**Records for this exercise**:
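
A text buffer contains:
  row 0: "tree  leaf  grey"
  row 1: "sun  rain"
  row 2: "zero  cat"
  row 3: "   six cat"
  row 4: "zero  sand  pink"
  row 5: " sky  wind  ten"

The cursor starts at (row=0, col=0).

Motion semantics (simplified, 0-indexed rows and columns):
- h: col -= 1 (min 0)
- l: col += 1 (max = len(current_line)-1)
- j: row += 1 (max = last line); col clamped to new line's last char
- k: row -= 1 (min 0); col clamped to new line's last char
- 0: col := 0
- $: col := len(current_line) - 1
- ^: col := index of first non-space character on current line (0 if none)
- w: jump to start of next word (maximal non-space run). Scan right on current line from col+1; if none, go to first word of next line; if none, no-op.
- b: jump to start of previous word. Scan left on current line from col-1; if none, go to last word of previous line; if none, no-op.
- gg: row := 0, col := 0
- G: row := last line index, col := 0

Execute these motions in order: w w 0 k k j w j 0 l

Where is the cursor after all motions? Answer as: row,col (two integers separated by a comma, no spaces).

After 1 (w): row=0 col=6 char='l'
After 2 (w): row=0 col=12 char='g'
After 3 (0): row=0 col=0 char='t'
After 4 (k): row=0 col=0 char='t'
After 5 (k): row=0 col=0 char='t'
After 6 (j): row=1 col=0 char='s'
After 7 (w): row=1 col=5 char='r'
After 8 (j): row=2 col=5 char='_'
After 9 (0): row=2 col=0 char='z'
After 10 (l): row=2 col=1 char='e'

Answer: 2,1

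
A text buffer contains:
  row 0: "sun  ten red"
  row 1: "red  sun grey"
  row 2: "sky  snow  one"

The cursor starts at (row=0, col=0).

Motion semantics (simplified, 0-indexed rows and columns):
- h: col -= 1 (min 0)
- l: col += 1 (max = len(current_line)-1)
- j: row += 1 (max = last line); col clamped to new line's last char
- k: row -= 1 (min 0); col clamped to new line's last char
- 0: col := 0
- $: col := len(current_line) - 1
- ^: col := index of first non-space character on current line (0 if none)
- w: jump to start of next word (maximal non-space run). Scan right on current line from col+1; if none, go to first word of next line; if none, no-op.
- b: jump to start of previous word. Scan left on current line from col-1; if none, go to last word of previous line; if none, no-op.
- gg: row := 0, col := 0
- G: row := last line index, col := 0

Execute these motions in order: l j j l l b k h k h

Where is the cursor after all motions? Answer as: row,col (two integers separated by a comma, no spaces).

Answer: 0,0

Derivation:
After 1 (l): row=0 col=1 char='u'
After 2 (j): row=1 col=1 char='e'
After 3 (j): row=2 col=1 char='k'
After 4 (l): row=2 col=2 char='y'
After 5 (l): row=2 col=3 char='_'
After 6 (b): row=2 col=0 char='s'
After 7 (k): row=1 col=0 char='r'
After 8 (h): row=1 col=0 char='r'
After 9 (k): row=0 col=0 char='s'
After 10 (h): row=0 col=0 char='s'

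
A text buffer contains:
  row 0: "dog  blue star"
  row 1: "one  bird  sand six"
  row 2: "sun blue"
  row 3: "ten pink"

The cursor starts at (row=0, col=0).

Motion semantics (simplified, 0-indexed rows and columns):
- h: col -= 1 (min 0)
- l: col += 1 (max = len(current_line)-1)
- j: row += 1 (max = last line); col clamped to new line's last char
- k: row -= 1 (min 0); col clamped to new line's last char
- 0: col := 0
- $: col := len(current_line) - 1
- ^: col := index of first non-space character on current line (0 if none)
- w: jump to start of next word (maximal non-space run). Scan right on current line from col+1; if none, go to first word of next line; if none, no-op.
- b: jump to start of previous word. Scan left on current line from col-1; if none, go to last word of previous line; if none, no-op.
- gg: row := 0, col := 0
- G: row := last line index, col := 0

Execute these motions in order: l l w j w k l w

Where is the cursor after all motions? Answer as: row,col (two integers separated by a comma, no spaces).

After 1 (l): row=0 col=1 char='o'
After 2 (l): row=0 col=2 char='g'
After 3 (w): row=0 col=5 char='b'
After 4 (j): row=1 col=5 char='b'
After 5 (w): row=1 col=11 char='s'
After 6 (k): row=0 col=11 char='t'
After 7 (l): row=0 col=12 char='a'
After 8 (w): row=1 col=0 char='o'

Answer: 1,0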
* * *
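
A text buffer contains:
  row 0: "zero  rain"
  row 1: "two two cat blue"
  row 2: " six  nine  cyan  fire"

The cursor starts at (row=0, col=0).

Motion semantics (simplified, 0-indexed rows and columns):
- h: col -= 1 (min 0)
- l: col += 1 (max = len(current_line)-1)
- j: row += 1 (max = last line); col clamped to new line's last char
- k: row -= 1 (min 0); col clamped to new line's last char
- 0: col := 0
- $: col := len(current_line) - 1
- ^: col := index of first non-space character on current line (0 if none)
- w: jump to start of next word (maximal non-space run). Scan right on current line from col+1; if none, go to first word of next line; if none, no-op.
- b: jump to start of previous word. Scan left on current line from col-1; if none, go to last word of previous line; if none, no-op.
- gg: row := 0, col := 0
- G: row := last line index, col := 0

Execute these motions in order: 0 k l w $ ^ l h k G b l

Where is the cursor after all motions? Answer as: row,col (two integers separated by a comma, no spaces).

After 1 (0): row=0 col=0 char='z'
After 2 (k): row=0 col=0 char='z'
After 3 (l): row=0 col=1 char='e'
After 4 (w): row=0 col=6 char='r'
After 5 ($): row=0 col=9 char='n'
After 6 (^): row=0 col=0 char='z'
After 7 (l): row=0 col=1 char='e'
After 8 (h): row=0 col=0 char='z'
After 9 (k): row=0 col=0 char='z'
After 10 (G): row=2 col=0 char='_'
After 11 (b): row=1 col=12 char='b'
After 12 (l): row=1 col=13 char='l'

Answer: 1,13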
---
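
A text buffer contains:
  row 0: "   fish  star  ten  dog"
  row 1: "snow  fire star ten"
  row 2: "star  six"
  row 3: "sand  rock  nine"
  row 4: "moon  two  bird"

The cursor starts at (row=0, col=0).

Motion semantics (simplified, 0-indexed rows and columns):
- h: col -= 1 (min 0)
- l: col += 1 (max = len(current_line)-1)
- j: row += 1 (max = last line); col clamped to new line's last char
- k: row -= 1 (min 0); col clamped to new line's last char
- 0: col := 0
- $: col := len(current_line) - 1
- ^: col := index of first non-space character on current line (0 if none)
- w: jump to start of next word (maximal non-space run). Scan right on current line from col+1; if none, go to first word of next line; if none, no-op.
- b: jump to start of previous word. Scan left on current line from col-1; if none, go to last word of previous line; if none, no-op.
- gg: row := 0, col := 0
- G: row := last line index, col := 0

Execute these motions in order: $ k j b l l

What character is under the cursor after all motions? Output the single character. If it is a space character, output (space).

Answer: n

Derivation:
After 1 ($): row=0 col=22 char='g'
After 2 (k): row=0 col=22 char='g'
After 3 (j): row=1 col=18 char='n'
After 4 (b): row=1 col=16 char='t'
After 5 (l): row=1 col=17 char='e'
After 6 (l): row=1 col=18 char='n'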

**Exercise**:
Gather every line from the listing above in which "grey" appears, and copy those lines.

**Exercise response**:
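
  row 0: "tree  leaf  grey"
  row 1: "red  sun grey"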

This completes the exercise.